* [Exercise details]:
Return all lines in the material below that contain "total".
::: Information supplied
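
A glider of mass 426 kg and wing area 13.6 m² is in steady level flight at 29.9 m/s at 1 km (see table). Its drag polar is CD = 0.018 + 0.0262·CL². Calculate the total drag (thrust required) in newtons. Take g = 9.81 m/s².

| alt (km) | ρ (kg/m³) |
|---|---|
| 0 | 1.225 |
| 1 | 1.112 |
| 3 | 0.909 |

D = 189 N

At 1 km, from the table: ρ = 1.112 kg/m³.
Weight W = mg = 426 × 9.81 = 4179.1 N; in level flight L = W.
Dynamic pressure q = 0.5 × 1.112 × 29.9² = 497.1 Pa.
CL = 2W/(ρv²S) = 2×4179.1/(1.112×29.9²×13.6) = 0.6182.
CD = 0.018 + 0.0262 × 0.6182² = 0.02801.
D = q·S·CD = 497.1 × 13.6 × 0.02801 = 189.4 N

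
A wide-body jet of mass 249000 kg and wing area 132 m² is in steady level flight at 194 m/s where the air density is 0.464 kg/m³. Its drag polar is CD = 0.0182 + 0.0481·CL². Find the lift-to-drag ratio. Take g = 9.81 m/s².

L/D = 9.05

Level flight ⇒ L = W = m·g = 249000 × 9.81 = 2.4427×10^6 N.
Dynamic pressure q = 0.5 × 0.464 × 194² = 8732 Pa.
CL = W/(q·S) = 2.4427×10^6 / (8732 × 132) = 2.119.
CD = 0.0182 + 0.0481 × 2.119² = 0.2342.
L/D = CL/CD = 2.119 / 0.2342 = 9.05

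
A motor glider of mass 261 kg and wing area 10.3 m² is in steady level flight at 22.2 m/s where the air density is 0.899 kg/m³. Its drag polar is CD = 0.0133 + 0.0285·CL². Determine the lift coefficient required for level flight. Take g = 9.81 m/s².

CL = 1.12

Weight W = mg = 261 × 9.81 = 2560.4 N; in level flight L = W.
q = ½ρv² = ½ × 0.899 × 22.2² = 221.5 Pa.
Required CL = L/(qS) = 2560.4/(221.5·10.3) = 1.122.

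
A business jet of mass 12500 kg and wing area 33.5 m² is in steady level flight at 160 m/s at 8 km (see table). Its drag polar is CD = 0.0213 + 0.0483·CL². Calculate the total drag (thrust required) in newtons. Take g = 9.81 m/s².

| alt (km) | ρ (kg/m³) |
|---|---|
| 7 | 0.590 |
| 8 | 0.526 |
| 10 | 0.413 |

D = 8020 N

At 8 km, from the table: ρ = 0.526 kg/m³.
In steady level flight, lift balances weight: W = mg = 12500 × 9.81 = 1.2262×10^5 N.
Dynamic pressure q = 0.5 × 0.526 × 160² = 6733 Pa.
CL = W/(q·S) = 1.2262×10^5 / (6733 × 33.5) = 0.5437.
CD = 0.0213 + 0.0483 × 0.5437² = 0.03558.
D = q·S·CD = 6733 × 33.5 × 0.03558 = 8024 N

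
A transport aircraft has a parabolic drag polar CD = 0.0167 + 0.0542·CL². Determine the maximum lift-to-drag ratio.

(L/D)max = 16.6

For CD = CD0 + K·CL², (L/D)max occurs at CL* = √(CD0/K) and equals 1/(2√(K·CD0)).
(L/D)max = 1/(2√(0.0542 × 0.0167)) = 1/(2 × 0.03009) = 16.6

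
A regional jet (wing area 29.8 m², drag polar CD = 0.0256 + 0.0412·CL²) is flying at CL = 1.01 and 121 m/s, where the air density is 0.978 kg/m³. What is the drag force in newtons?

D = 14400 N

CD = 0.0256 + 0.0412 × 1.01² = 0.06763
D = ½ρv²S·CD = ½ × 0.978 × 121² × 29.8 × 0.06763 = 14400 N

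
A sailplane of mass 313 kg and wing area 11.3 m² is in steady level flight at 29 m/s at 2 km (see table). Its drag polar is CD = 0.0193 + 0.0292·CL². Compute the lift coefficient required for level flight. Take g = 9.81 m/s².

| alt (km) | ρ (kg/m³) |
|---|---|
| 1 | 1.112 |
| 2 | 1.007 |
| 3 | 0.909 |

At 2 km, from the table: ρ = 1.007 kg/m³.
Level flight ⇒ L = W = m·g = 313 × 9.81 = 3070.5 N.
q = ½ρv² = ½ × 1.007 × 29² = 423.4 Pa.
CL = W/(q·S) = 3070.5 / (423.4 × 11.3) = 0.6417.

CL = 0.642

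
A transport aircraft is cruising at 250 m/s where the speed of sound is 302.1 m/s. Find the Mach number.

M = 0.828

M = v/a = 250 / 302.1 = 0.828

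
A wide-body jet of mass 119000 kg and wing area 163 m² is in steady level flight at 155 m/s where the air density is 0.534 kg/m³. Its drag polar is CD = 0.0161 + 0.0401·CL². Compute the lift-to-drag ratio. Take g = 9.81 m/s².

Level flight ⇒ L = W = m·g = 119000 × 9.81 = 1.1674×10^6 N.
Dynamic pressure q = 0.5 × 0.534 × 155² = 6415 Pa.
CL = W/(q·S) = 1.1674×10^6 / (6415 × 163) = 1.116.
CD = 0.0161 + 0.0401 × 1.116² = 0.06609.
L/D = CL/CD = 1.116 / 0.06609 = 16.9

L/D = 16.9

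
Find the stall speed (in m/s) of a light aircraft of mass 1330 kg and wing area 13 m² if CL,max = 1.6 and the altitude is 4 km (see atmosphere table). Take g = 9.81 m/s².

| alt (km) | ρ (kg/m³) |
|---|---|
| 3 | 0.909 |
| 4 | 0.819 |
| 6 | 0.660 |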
::::::
* [Completed exercise]:
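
A glider of mass 426 kg and wing area 13.6 m² is in steady level flight at 29.9 m/s at 1 km (see table). Its drag polar is CD = 0.018 + 0.0262·CL². Calculate the total drag (thrust required) in newtons. Take g = 9.81 m/s².
A business jet of mass 12500 kg and wing area 33.5 m² is in steady level flight at 160 m/s at 8 km (see table). Its drag polar is CD = 0.0213 + 0.0483·CL². Calculate the total drag (thrust required) in newtons. Take g = 9.81 m/s².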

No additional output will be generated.